--- What the exercise asks ---
Retype, exactly as they appear below, the lines between the line holding "(16.58, -17.18, 246.6°)." and the line holding "3. turn_right(30.3°)", both ends included.

═════ Material for this exercise

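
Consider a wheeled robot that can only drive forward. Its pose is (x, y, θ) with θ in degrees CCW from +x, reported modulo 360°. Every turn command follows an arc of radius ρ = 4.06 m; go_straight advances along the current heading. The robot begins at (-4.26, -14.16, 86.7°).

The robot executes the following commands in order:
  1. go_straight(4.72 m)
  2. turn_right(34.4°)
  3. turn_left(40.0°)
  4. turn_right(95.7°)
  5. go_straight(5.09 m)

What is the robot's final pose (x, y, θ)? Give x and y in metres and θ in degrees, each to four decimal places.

set_pose: (x, y, θ) = (-4.2600, -14.1600, 86.7000°), ρ = 4.06
go_straight(4.72): x += 4.72·cos θ, y += 4.72·sin θ → (-3.9883, -9.4478, 86.7000°)
turn_right(34.4°): centre at ρ to the right, rotate −34.4° → (-3.1474, -7.1987, 52.3000°)
turn_left(40.0°): centre at ρ to the left, rotate +40.0° → (-2.3030, -4.5530, 92.3000°)
turn_right(95.7°): centre at ρ to the right, rotate −95.7° → (1.9945, -0.3372, -3.4000° ≡ 356.6000°)
go_straight(5.09): x += 5.09·cos θ, y += 5.09·sin θ → (7.0755, -0.6391, 356.6000°)

(7.0755, -0.6391, 356.6000°)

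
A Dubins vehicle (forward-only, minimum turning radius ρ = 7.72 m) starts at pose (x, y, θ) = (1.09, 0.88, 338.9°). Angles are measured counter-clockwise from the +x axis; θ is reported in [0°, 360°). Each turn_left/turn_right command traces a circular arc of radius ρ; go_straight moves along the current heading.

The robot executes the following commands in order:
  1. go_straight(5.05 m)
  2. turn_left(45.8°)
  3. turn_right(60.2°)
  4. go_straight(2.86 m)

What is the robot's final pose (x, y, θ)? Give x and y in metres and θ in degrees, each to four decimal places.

(21.8439, -3.1388, 324.5000°)

set_pose: (x, y, θ) = (1.0900, 0.8800, 338.9000°), ρ = 7.72
go_straight(5.05): x += 5.05·cos θ, y += 5.05·sin θ → (5.8014, -0.9380, 338.9000°)
turn_left(45.8°): centre at ρ to the left, rotate +45.8° → (11.8065, -0.7493, 384.7000° ≡ 24.7000°)
turn_right(60.2°): centre at ρ to the right, rotate −60.2° → (19.5155, -1.4780, -35.5000° ≡ 324.5000°)
go_straight(2.86): x += 2.86·cos θ, y += 2.86·sin θ → (21.8439, -3.1388, 324.5000°)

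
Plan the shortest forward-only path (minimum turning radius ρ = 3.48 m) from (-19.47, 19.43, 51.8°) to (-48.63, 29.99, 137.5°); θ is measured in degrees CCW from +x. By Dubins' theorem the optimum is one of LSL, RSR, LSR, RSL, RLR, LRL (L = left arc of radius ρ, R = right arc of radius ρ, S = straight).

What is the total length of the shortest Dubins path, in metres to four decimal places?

Let ψ = atan2(Δy, Δx) = atan2(10.56, -29.16) = 160.0927° be the start→goal bearing.
Normalize: d = |goal − start| / ρ = 31.013210/3.48 = 8.911842, α = (θ_start − ψ) mod 360° = 251.7073° = 4.393122 rad, β = (θ_goal − ψ) mod 360° = 337.4073° = 5.888869 rad.
Common terms: sin α = -0.949466, cos α = -0.313871, sin β = -0.384177, cos β = 0.923259, cos(α−β) = 0.074979, d² = 79.420927. Work in radians in the unit-radius frame; every candidate has L = ρ·(t + p + q).
LSL: p² = 2 + d² − 2cos(α−β) + 2d(sin α − sin β) = 71.195442; p = √p² = 8.437739; φ = atan2(cos β − cos α, d + sin α − sin β) = 0.147149 rad; t = (φ − α) mod 2π = 2.037213 rad, q = (β − φ) mod 2π = 5.741720 rad → L = 3.48·(2.037213 + 8.437739 + 5.741720) = 3.48·16.216672 = 56.434017 m
RSR: p² = 2 + d² − 2cos(α−β) + 2d(sin β − sin α) = 91.346498; p = √p² = 9.557536; φ = atan2(cos α − cos β, d − sin α + sin β) = -0.129804 rad; t = (α − φ) mod 2π = 4.522926 rad, q = (φ − β) mod 2π = 0.264512 rad → L = 3.48·(4.522926 + 9.557536 + 0.264512) = 3.48·14.344974 = 49.920511 m
LSR: p² = d² − 2 + 2cos(α−β) + 2d(sin α + sin β) = 53.800459; p = √p² = 7.334880; φ = atan2(−cos α − cos β, d + sin α + sin β) − atan2(−2, p) = 0.185958 rad; t = (φ − α) mod 2π = 2.076021 rad, q = (φ − β) mod 2π = 0.580274 rad → L = 3.48·(2.076021 + 7.334880 + 0.580274) = 3.48·9.991175 = 34.769289 m
RSL: p² = d² − 2 + 2cos(α−β) − 2d(sin α + sin β) = 101.341311; p = √p² = 10.066842; φ = atan2(cos α + cos β, d − sin α − sin β) − atan2(2, p) = -0.136710 rad; t = (α − φ) mod 2π = 4.529831 rad, q = (β − φ) mod 2π = 6.025579 rad → L = 3.48·(4.529831 + 10.066842 + 6.025579) = 3.48·20.622252 = 71.765438 m
RLR: c = (6 − d² + 2cos(α−β) + 2d(sin α − sin β))/8 = -10.418312, |c| > 1 → infeasible
LRL: c = (6 − d² + 2cos(α−β) − 2d(sin α − sin β))/8 = -7.899430, |c| > 1 → infeasible
Shortest: LSR with L = 34.769289 m ≈ 34.7693 m

34.7693 m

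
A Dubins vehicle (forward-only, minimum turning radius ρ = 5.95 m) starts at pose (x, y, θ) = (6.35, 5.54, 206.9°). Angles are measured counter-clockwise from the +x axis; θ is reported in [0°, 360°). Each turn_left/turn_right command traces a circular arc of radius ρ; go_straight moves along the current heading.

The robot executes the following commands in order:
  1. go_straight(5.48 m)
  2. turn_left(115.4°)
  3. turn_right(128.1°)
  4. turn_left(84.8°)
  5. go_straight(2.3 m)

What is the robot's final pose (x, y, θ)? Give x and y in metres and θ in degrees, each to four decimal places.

(-5.7200, -26.4000, 279.0000°)

set_pose: (x, y, θ) = (6.3500, 5.5400, 206.9000°), ρ = 5.95
go_straight(5.48): x += 5.48·cos θ, y += 5.48·sin θ → (1.4629, 3.0607, 206.9000°)
turn_left(115.4°): centre at ρ to the left, rotate +115.4° → (0.5164, -6.9533, 322.3000°)
turn_right(128.1°): centre at ρ to the right, rotate −128.1° → (-1.6627, -17.4293, 194.2000°)
turn_left(84.8°): centre at ρ to the left, rotate +84.8° → (-6.0798, -24.1283, 279.0000°)
go_straight(2.3): x += 2.3·cos θ, y += 2.3·sin θ → (-5.7200, -26.4000, 279.0000°)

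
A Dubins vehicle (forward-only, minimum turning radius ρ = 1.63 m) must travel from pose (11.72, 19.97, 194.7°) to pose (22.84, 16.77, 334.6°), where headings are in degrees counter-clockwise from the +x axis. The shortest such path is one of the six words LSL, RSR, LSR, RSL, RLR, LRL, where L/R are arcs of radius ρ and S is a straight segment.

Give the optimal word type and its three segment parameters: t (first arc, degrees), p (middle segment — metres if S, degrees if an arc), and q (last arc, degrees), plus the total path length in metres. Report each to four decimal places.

LSR: t = 166.2426°, p = 9.9549 m, q = 26.3426°, L = 15.4338 m

Let ψ = atan2(Δy, Δx) = atan2(-3.20, 11.12) = -16.0542° be the start→goal bearing.
Normalize: d = |goal − start| / ρ = 11.571275/1.63 = 7.098942, α = (θ_start − ψ) mod 360° = 210.7542° = 3.678355 rad, β = (θ_goal − ψ) mod 360° = 350.6542° = 6.120071 rad.
Common terms: sin α = -0.511356, cos α = -0.859369, sin β = -0.162392, cos β = 0.986726, cos(α−β) = -0.764921, d² = 50.394972. Work in radians in the unit-radius frame; every candidate has L = ρ·(t + p + q).
LSL: p² = 2 + d² − 2cos(α−β) + 2d(sin α − sin β) = 48.970263; p = √p² = 6.997876; φ = atan2(cos β − cos α, d + sin α − sin β) = 0.266968 rad; t = (φ − α) mod 2π = 2.871798 rad, q = (β − φ) mod 2π = 5.853103 rad → L = 1.63·(2.871798 + 6.997876 + 5.853103) = 1.63·15.722777 = 25.628126 m
RSR: p² = 2 + d² − 2cos(α−β) + 2d(sin β − sin α) = 58.879366; p = √p² = 7.673289; φ = atan2(cos α − cos β, d − sin α + sin β) = -0.242971 rad; t = (α − φ) mod 2π = 3.921326 rad, q = (φ − β) mod 2π = 6.203329 rad → L = 1.63·(3.921326 + 7.673289 + 6.203329) = 1.63·17.797944 = 29.010649 m
LSR: p² = d² − 2 + 2cos(α−β) + 2d(sin α + sin β) = 37.299324; p = √p² = 6.107317; φ = atan2(−cos α − cos β, d + sin α + sin β) − atan2(−2, p) = 0.296651 rad; t = (φ − α) mod 2π = 2.901481 rad, q = (φ − β) mod 2π = 0.459765 rad → L = 1.63·(2.901481 + 6.107317 + 0.459765) = 1.63·9.468564 = 15.433759 m
RSL: p² = d² − 2 + 2cos(α−β) − 2d(sin α + sin β) = 56.430934; p = √p² = 7.512053; φ = atan2(cos α + cos β, d − sin α − sin β) − atan2(2, p) = -0.243819 rad; t = (α − φ) mod 2π = 3.922174 rad, q = (β − φ) mod 2π = 0.080704 rad → L = 1.63·(3.922174 + 7.512053 + 0.080704) = 1.63·11.514931 = 18.769338 m
RLR: c = (6 − d² + 2cos(α−β) + 2d(sin α − sin β))/8 = -6.359921, |c| > 1 → infeasible
LRL: c = (6 − d² + 2cos(α−β) − 2d(sin α − sin β))/8 = -5.121283, |c| > 1 → infeasible
Shortest: LSR with L = 15.433759 m ≈ 15.4338 m
Convert LSR to answer units (arcs ×180/π): t = 2.901481·180/π = 166.2426°, p = ρ·p = 1.63·6.107317 = 9.9549 m, q = 0.459765·180/π = 26.3426°, L = 15.4338 m.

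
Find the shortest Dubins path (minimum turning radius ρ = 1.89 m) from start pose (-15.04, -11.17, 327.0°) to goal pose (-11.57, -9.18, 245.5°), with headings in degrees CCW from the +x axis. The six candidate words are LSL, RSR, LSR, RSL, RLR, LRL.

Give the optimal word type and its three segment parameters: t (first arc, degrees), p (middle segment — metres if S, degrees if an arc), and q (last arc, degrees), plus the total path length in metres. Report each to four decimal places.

LSL: t = 27.7969°, p = 4.1777 m, q = 250.7031°, L = 13.3645 m

Let ψ = atan2(Δy, Δx) = atan2(1.99, 3.47) = 29.8337° be the start→goal bearing.
Normalize: d = |goal − start| / ρ = 4.000125/1.89 = 2.116468, α = (θ_start − ψ) mod 360° = 297.1663° = 5.186530 rad, β = (θ_goal − ψ) mod 360° = 215.6663° = 3.764087 rad.
Common terms: sin α = -0.889685, cos α = 0.456575, sin β = -0.583063, cos β = -0.812427, cos(α−β) = 0.147809, d² = 4.479438. Work in radians in the unit-radius frame; every candidate has L = ρ·(t + p + q).
LSL: p² = 2 + d² − 2cos(α−β) + 2d(sin α − sin β) = 4.885908; p = √p² = 2.210409; φ = atan2(cos β − cos α, d + sin α − sin β) = -0.611508 rad; t = (φ − α) mod 2π = 0.485148 rad, q = (β − φ) mod 2π = 4.375594 rad → L = 1.89·(0.485148 + 2.210409 + 4.375594) = 1.89·7.071151 = 13.364475 m
RSR: p² = 2 + d² − 2cos(α−β) + 2d(sin β − sin α) = 7.481730; p = √p² = 2.735275; φ = atan2(cos α − cos β, d − sin α + sin β) = 0.482437 rad; t = (α − φ) mod 2π = 4.704093 rad, q = (φ − β) mod 2π = 3.001535 rad → L = 1.89·(4.704093 + 2.735275 + 3.001535) = 1.89·10.440904 = 19.733308 m
LSR: p² = d² − 2 + 2cos(α−β) + 2d(sin α + sin β) = -3.458994 < 0 → infeasible
RSL: p² = d² − 2 + 2cos(α−β) − 2d(sin α + sin β) = 9.009107; p = √p² = 3.001518; φ = atan2(cos α + cos β, d − sin α − sin β) − atan2(2, p) = -0.686591 rad; t = (α − φ) mod 2π = 5.873121 rad, q = (β − φ) mod 2π = 4.450678 rad → L = 1.89·(5.873121 + 3.001518 + 4.450678) = 1.89·13.325317 = 25.184848 m
RLR: c = (6 − d² + 2cos(α−β) + 2d(sin α − sin β))/8 = 0.064784; p = 2π − arccos c = 4.777218 rad; φ = atan2(cos α − cos β, d − sin α + sin β) = 0.482437 rad; t = (α − φ + p/2) mod 2π = 0.809517 rad, q = (α − β − t + p) mod 2π = 5.390144 rad → L = 1.89·(0.809517 + 4.777218 + 5.390144) = 1.89·10.976880 = 20.746302 m
LRL: c = (6 − d² + 2cos(α−β) − 2d(sin α − sin β))/8 = 0.389261; p = 2π − arccos c = 5.112219 rad; φ = atan2(cos β − cos α, d + sin α − sin β) = -0.611508 rad; t = (φ − α + p/2) mod 2π = 3.041257 rad, q = (β − α − t + p) mod 2π = 0.648518 rad → L = 1.89·(3.041257 + 5.112219 + 0.648518) = 1.89·8.801994 = 16.635769 m
Shortest: LSL with L = 13.364475 m ≈ 13.3645 m
Convert LSL to answer units (arcs ×180/π): t = 0.485148·180/π = 27.7969°, p = ρ·p = 1.89·2.210409 = 4.1777 m, q = 4.375594·180/π = 250.7031°, L = 13.3645 m.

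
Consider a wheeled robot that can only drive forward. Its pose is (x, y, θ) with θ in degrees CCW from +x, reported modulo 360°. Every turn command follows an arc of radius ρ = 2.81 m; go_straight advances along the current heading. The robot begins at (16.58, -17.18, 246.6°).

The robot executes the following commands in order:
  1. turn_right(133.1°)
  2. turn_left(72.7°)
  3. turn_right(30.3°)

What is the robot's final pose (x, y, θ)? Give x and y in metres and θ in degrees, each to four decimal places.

(7.0929, -15.2829, 155.9000°)

set_pose: (x, y, θ) = (16.5800, -17.1800, 246.6000°), ρ = 2.81
turn_right(133.1°): centre at ρ to the right, rotate −133.1° → (11.4242, -17.1845, 113.5000°)
turn_left(72.7°): centre at ρ to the left, rotate +72.7° → (8.5438, -15.5114, 186.2000°)
turn_right(30.3°): centre at ρ to the right, rotate −30.3° → (7.0929, -15.2829, 155.9000°)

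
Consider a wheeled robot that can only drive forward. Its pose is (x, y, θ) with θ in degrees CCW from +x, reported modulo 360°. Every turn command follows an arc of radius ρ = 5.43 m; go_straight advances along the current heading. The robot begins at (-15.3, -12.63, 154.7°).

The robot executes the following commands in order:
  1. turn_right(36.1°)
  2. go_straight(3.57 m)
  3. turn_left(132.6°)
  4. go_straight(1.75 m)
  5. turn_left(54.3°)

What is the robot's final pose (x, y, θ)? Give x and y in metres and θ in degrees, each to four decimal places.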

══════════

--- Answer below ---
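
Consider a wheeled robot that can only drive forward. Its pose is (x, y, θ) with θ in degrees CCW from +x, reported modulo 360°. Every turn command follows an arc of radius ρ = 2.81 m; go_straight advances along the current heading. The robot begins at (16.58, -17.18, 246.6°).

The robot executes the following commands in order:
  1. turn_right(133.1°)
  2. turn_left(72.7°)
  3. turn_right(30.3°)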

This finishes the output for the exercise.